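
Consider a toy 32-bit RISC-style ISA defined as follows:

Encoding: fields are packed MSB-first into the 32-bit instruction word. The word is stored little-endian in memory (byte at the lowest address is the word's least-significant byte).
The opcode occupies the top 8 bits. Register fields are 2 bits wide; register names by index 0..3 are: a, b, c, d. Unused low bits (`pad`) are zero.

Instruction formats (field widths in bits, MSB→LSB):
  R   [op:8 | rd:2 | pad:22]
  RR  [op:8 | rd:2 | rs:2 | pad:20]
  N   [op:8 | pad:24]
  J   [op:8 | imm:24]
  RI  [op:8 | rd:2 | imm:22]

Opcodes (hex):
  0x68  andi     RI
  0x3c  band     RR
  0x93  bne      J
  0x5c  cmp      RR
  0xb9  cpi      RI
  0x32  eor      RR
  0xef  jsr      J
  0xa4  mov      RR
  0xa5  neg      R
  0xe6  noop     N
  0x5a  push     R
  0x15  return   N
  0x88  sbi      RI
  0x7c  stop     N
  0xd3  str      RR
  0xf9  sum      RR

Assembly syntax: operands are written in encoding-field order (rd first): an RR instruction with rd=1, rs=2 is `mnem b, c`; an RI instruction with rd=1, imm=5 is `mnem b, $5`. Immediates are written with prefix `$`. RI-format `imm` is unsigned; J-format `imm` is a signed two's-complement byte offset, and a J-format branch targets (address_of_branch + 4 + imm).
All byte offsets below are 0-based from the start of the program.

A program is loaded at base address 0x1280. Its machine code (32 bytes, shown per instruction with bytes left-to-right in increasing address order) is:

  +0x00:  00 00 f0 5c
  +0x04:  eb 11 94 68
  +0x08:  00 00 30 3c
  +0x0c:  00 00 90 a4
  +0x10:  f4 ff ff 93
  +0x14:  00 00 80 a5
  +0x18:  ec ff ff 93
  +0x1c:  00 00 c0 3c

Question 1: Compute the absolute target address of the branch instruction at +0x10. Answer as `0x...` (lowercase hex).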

• **Work task**:
Copy out, from the listing above, every line that contains the string "program".

• **Answer space**:
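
All byte offsets below are 0-based from the start of the program.
A program is loaded at base address 0x1280. Its machine code (32 bytes, shown per instruction with bytes left-to-right in increasing address order) is: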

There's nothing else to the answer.